-- Work to complete --
Give the number of lines in the data that hold the word "laid", and nothing else.

(Data entries)
****

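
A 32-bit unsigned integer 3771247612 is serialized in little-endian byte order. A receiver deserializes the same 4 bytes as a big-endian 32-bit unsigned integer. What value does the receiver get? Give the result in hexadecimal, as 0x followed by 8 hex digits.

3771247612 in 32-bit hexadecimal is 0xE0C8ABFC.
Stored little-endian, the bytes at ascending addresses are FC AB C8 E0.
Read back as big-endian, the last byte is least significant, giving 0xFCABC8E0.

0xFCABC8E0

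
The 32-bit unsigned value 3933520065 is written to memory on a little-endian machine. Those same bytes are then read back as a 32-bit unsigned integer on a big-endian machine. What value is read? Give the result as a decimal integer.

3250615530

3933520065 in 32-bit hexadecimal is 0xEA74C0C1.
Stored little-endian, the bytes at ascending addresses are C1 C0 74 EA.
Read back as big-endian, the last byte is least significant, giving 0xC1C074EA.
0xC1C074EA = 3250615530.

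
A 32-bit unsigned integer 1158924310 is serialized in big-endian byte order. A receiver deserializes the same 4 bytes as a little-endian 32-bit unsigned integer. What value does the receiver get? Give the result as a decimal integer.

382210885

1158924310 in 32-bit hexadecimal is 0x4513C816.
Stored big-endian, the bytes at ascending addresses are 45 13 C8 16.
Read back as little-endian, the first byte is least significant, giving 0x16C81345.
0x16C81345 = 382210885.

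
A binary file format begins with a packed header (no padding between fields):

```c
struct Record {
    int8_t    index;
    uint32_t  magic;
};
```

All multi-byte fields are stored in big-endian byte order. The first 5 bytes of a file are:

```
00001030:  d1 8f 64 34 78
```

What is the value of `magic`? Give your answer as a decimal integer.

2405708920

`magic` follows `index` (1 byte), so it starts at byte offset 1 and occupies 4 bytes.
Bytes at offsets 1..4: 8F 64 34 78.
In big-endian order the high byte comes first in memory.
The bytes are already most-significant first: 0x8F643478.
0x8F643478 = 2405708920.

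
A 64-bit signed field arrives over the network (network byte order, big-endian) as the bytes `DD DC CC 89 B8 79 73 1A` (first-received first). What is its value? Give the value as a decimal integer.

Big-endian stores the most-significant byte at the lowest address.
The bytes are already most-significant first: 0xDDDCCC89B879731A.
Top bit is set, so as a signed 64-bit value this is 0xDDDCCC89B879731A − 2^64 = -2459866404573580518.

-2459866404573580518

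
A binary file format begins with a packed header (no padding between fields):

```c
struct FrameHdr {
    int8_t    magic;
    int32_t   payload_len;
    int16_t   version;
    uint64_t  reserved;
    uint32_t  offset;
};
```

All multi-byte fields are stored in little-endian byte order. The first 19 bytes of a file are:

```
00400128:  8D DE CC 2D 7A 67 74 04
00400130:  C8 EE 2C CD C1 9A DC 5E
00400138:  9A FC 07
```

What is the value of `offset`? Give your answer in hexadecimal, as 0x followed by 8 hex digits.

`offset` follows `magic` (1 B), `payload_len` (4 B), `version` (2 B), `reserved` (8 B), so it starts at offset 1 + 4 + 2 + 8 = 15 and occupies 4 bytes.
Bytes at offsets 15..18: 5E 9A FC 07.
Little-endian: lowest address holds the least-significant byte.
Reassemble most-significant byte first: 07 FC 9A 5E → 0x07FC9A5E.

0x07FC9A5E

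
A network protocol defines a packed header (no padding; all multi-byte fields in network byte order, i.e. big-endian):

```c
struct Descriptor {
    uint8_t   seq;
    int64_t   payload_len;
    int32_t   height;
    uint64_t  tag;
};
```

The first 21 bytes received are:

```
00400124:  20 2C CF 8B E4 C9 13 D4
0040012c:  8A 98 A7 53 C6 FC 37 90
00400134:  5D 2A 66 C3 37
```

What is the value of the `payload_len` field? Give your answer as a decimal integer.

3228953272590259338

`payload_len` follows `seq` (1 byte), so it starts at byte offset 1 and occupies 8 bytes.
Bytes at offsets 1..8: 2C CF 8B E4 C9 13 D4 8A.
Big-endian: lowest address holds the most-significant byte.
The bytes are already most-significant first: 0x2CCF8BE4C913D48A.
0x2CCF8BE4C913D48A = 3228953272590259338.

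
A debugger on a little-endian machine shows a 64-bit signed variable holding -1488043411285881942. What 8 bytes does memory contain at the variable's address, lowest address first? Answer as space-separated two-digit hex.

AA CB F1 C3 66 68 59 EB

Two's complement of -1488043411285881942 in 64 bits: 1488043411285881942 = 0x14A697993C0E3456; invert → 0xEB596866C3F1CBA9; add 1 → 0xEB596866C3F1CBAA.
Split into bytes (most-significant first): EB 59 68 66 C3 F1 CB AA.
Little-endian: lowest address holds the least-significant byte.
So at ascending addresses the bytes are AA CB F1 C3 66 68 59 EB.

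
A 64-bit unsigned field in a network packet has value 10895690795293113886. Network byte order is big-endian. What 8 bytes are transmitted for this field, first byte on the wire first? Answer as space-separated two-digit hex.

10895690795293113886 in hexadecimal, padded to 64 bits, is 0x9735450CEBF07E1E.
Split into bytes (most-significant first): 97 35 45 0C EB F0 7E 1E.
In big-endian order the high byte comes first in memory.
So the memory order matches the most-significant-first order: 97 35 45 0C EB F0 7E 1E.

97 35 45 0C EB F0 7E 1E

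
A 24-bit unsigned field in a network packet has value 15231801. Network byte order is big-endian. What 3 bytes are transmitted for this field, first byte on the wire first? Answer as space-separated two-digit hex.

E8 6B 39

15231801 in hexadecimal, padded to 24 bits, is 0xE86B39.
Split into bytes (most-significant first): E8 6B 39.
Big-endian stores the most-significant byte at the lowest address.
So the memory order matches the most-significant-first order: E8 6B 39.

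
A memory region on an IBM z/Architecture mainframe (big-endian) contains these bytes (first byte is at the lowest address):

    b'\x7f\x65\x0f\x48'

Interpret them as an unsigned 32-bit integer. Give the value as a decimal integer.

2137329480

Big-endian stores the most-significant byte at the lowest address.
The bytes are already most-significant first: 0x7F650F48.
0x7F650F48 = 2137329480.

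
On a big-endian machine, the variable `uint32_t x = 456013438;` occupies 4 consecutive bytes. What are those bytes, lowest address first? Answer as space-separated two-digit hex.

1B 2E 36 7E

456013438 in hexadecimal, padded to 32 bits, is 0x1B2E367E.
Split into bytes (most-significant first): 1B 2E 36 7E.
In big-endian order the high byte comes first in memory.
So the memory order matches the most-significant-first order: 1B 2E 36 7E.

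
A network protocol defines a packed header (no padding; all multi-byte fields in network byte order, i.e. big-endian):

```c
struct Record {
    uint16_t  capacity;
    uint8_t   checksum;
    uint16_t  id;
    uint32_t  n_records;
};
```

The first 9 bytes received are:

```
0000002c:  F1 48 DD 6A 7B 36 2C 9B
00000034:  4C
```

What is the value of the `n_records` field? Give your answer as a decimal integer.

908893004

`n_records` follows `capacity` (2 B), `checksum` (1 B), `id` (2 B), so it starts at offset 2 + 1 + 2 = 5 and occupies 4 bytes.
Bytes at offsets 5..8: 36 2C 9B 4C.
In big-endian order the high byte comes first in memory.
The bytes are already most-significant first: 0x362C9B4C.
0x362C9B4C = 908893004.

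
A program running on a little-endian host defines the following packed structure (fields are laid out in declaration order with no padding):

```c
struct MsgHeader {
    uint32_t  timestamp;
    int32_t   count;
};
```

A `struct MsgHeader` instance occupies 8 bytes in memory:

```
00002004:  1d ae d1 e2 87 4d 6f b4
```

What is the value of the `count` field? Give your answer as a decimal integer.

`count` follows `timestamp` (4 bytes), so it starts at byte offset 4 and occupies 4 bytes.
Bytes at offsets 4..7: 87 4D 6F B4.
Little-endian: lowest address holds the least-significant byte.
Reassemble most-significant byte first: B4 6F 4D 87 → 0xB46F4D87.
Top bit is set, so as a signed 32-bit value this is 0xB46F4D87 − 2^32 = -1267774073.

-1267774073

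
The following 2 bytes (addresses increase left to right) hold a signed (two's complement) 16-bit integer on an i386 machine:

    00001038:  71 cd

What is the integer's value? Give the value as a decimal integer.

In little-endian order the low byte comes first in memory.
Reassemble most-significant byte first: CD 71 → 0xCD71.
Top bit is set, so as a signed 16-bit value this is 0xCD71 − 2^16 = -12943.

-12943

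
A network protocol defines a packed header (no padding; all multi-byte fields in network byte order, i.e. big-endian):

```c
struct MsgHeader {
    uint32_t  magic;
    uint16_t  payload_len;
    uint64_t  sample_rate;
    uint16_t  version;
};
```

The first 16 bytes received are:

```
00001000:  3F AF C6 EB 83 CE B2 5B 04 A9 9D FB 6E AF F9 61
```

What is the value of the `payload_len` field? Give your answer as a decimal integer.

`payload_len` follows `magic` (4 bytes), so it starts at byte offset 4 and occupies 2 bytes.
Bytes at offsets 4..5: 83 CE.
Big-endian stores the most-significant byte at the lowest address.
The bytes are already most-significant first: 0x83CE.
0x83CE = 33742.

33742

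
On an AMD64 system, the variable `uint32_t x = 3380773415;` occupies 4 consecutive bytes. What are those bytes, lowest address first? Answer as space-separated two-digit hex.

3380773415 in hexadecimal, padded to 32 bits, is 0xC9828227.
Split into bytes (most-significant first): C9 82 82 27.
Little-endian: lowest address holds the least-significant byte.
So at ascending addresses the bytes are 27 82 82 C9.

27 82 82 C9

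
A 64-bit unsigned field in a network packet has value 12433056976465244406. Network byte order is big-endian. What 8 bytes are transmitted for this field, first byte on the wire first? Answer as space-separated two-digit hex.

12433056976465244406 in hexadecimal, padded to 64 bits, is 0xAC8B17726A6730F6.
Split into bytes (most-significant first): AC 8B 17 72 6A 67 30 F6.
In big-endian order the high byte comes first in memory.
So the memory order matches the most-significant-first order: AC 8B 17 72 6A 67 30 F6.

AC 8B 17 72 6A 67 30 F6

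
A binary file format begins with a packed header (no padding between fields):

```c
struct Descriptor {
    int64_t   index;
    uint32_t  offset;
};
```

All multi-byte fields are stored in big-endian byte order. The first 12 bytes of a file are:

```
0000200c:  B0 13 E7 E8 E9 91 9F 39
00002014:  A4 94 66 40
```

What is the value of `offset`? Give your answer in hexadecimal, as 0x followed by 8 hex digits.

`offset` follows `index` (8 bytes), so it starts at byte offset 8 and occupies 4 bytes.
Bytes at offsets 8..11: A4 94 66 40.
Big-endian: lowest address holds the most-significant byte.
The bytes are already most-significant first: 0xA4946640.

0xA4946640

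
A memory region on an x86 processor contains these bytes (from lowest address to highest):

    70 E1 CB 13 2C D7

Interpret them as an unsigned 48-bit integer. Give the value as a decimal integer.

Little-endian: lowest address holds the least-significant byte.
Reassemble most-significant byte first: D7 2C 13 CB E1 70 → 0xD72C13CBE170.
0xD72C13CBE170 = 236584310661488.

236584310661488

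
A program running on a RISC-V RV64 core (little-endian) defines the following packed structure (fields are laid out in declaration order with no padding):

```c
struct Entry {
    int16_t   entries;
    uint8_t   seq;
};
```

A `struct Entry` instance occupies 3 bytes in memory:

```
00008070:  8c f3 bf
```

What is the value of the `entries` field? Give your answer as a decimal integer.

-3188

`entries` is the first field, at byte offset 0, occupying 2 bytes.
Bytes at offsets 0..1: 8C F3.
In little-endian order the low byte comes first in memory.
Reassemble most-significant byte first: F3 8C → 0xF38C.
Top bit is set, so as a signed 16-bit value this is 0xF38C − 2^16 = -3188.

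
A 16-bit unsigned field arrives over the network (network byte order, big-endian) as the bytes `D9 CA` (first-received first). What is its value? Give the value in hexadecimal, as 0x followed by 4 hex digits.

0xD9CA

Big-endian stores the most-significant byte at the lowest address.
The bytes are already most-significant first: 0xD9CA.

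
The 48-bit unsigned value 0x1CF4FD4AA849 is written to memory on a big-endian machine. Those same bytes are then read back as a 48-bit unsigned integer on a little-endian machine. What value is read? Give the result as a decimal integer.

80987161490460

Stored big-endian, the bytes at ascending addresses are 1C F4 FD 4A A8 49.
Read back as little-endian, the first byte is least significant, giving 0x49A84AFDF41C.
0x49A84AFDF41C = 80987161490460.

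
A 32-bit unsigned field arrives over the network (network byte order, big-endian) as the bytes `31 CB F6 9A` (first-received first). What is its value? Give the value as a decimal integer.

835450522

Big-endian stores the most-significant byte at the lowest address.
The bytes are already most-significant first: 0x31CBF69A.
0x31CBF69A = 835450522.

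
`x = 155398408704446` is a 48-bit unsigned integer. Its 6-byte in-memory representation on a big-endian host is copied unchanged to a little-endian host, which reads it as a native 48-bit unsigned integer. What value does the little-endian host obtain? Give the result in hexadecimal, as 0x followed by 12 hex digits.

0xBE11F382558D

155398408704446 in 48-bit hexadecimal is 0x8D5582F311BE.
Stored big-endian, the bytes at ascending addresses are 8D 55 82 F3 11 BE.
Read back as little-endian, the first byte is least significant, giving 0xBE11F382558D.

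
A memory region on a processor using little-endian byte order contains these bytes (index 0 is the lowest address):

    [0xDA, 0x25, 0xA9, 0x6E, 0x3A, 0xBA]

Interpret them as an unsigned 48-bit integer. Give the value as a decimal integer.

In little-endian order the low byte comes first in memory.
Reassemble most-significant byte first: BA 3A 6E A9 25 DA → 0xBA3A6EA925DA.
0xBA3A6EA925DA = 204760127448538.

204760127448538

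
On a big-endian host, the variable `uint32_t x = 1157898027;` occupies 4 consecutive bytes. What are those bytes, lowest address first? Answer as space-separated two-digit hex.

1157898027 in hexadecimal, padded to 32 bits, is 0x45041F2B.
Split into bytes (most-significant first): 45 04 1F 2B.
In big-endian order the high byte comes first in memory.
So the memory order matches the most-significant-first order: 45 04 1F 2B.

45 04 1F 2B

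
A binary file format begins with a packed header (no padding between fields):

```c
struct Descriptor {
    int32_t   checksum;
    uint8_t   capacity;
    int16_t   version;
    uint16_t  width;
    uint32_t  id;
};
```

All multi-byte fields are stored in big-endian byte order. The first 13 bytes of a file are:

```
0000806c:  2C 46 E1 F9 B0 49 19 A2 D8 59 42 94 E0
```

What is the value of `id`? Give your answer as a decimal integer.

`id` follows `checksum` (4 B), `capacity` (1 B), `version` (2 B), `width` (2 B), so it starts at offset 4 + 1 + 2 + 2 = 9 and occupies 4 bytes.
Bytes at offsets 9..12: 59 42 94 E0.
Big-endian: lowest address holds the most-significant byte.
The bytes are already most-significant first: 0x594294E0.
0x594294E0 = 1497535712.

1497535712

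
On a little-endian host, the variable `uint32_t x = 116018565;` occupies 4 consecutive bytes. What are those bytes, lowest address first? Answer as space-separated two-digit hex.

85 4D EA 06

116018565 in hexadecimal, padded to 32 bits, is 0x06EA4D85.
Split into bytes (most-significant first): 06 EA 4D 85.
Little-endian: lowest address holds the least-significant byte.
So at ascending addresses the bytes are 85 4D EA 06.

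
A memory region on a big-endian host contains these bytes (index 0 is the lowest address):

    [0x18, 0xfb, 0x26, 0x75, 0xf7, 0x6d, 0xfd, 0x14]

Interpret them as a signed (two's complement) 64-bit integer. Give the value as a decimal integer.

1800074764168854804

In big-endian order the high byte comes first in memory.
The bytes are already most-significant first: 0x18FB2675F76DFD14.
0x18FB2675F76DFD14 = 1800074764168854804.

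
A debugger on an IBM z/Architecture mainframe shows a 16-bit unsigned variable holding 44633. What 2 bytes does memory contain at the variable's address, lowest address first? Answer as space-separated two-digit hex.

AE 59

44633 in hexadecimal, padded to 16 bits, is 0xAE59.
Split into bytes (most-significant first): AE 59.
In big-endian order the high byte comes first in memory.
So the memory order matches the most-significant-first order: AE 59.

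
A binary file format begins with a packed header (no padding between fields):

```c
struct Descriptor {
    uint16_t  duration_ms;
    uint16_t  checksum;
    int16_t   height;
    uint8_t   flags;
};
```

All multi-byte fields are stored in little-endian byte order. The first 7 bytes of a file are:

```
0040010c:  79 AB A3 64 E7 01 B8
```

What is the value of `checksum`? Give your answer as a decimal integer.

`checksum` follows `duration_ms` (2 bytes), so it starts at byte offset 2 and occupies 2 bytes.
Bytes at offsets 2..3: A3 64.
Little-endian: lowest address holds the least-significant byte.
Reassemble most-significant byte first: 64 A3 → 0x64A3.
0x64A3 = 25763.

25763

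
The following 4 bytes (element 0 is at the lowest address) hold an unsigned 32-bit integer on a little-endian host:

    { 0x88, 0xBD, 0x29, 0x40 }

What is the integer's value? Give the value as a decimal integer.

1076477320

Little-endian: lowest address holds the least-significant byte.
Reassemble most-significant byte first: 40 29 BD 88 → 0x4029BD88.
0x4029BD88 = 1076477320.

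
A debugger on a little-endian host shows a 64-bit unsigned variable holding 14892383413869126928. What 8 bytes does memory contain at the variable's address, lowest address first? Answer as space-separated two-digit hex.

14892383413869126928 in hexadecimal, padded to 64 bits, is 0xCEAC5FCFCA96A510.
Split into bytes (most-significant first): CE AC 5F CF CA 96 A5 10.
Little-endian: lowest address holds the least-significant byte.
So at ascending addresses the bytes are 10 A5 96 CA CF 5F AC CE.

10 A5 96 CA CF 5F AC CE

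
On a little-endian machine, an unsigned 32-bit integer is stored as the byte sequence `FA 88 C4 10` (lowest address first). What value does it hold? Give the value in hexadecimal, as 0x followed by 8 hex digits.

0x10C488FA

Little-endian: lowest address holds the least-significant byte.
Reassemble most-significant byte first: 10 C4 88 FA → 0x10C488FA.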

****

-- Response --
2